TASK INSTRUCTIONS: The answer must consist of every record below, reproduced exactly.

SUPPLIED MATERIAL:
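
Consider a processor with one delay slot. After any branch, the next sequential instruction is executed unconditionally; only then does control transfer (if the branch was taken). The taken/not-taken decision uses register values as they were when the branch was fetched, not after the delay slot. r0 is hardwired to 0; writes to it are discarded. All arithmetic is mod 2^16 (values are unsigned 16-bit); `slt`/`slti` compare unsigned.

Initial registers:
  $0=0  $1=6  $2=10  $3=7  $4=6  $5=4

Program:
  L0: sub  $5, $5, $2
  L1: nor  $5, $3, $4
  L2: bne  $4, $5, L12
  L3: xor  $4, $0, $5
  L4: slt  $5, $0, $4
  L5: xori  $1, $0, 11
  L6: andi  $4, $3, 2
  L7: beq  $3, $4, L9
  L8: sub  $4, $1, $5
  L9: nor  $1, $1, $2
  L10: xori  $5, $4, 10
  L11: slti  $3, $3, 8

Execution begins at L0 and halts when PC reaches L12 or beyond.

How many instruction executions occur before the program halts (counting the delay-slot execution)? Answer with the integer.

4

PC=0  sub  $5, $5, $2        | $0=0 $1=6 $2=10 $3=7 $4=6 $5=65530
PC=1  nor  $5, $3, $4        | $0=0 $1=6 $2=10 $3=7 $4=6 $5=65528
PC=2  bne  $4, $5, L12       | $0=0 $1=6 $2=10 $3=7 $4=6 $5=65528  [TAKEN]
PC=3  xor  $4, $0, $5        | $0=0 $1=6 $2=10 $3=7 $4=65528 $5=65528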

ANSWER FOR THE TASK:
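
Consider a processor with one delay slot. After any branch, the next sequential instruction is executed unconditionally; only then does control transfer (if the branch was taken). The taken/not-taken decision uses register values as they were when the branch was fetched, not after the delay slot. r0 is hardwired to 0; writes to it are discarded. All arithmetic is mod 2^16 (values are unsigned 16-bit); `slt`/`slti` compare unsigned.

Initial registers:
  $0=0  $1=6  $2=10  $3=7  $4=6  $5=4

Program:
  L0: sub  $5, $5, $2
  L1: nor  $5, $3, $4
  L2: bne  $4, $5, L12
  L3: xor  $4, $0, $5
  L4: slt  $5, $0, $4
  L5: xori  $1, $0, 11
  L6: andi  $4, $3, 2
  L7: beq  $3, $4, L9
  L8: sub  $4, $1, $5
  L9: nor  $1, $1, $2
  L10: xori  $5, $4, 10
  L11: slti  $3, $3, 8

Execution begins at L0 and halts when PC reaches L12 or beyond.

How many instruction executions occur before the program halts (counting the delay-slot execution)? Answer with the integer.

4

PC=0  sub  $5, $5, $2        | $0=0 $1=6 $2=10 $3=7 $4=6 $5=65530
PC=1  nor  $5, $3, $4        | $0=0 $1=6 $2=10 $3=7 $4=6 $5=65528
PC=2  bne  $4, $5, L12       | $0=0 $1=6 $2=10 $3=7 $4=6 $5=65528  [TAKEN]
PC=3  xor  $4, $0, $5        | $0=0 $1=6 $2=10 $3=7 $4=65528 $5=65528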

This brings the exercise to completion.